**** Records supplied

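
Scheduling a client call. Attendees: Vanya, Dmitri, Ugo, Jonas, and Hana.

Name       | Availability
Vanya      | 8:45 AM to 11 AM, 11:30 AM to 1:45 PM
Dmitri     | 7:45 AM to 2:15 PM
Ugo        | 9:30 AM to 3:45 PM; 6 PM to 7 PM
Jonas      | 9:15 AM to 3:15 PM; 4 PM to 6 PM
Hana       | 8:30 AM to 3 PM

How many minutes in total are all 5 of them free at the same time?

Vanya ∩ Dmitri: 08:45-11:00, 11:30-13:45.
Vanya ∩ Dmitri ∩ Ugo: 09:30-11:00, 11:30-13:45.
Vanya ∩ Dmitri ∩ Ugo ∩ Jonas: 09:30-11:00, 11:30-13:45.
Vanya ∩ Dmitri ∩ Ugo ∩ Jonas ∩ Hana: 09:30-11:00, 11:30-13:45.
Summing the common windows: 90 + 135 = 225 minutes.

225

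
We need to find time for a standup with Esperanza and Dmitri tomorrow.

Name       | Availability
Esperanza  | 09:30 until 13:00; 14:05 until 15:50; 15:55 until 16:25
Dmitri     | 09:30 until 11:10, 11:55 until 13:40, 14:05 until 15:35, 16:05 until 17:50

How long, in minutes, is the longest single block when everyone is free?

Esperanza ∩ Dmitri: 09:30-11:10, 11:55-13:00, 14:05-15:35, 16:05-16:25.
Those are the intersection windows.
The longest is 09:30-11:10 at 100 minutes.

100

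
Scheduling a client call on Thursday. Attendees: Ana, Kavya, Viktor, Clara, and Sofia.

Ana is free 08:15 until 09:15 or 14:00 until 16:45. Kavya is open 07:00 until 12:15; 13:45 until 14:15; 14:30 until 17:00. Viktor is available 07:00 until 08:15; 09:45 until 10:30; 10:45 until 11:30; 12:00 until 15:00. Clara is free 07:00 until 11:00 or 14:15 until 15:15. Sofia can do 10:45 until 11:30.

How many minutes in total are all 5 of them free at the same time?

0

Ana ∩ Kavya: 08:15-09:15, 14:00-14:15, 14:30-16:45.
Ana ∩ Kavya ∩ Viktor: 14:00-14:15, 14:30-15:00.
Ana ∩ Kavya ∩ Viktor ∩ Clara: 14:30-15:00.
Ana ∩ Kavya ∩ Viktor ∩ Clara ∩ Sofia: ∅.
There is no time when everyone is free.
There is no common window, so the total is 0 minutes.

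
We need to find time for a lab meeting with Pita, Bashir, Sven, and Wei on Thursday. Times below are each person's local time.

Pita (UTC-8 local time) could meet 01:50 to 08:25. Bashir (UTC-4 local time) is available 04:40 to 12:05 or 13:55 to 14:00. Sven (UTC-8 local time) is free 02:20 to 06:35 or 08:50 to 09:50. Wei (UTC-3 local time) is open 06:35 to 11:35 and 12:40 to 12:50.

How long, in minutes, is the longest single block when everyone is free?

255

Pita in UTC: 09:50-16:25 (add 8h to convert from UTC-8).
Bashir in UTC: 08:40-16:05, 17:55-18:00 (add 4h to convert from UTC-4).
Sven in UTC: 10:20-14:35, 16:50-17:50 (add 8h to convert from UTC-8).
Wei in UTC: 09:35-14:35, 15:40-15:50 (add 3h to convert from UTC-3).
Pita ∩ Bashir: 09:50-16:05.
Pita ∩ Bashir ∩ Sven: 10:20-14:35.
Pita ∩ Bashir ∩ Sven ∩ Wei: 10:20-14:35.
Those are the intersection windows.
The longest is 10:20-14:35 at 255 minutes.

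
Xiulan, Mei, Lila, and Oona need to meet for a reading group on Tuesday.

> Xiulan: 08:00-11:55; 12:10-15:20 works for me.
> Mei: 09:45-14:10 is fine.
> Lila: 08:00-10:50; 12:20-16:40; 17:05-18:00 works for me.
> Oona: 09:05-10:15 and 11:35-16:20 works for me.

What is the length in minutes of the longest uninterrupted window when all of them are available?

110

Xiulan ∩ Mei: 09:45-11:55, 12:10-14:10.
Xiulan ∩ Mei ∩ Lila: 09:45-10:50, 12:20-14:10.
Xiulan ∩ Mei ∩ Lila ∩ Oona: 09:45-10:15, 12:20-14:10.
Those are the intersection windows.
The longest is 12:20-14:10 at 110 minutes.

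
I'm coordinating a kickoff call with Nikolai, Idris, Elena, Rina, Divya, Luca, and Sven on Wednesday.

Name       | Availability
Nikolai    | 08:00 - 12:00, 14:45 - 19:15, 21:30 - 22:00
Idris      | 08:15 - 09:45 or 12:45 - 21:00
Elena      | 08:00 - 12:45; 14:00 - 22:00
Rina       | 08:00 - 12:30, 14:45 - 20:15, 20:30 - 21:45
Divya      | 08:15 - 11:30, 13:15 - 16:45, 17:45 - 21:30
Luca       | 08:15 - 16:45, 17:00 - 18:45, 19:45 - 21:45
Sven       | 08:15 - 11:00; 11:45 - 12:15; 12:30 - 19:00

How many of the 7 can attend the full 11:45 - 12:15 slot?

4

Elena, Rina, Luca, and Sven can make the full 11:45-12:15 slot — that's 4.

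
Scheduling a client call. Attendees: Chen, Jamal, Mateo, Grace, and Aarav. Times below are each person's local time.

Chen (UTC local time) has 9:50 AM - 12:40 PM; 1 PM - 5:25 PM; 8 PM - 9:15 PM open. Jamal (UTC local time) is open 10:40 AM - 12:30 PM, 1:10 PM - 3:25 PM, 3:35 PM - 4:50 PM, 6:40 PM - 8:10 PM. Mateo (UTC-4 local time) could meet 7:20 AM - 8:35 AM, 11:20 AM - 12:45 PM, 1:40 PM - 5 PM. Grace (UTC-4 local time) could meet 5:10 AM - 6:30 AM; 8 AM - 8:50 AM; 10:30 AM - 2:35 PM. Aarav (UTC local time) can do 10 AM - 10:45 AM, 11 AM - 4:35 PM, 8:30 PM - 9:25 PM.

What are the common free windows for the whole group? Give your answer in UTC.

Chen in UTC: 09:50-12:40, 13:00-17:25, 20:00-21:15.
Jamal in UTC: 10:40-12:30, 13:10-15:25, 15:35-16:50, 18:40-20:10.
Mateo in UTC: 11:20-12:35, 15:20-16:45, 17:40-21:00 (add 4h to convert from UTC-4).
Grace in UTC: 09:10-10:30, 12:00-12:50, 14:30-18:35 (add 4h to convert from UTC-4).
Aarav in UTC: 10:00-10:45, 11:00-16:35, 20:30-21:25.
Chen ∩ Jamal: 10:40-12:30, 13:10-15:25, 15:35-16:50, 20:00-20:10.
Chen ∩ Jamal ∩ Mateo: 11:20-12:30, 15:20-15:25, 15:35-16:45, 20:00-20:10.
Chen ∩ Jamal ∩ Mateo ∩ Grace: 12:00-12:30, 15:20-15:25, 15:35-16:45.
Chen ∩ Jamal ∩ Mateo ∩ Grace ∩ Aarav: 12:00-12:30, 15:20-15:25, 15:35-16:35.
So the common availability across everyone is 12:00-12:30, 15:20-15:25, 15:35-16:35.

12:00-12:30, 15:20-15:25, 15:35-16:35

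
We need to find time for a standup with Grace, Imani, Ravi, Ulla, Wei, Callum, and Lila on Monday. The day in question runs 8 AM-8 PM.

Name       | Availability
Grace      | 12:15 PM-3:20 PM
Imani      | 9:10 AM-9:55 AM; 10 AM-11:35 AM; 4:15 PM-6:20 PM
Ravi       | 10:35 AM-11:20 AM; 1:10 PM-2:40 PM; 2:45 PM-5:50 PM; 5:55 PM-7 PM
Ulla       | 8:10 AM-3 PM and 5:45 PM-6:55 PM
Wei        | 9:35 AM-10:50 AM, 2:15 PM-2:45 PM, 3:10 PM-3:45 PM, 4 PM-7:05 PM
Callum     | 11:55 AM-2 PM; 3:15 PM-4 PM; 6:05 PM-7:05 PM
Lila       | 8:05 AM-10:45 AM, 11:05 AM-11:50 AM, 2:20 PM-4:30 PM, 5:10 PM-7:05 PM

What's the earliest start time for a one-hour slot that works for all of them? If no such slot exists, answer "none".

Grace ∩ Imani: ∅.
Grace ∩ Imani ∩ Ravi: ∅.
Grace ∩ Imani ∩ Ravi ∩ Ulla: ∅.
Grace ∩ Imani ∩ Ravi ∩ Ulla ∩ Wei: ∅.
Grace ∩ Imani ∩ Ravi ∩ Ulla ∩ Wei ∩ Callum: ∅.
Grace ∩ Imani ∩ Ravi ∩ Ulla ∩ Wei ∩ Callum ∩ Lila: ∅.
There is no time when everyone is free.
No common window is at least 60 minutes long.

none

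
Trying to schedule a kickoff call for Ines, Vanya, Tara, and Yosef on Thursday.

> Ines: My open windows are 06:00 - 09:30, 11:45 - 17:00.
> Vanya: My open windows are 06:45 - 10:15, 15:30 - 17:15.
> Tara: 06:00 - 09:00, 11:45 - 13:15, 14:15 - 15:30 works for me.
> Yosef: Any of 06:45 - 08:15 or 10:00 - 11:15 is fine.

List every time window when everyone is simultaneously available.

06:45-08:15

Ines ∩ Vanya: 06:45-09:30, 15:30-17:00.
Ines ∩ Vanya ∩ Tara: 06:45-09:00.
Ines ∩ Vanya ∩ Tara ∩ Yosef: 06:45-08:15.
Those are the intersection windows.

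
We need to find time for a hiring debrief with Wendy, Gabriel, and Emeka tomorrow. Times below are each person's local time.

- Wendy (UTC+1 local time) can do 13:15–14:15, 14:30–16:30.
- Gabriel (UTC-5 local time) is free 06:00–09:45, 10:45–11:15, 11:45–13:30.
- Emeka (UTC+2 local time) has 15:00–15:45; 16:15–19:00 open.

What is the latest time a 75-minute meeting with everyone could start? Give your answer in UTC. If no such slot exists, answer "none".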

********

[Exercise requirements]: Up to and including the line with "8:30 AM to 3 PM", write out the records above exactly, starting from their first line.

[Solution to the exercise]:
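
Scheduling a client call. Attendees: Vanya, Dmitri, Ugo, Jonas, and Hana.

Name       | Availability
Vanya      | 8:45 AM to 11 AM, 11:30 AM to 1:45 PM
Dmitri     | 7:45 AM to 2:15 PM
Ugo        | 9:30 AM to 3:45 PM; 6 PM to 7 PM
Jonas      | 9:15 AM to 3:15 PM; 4 PM to 6 PM
Hana       | 8:30 AM to 3 PM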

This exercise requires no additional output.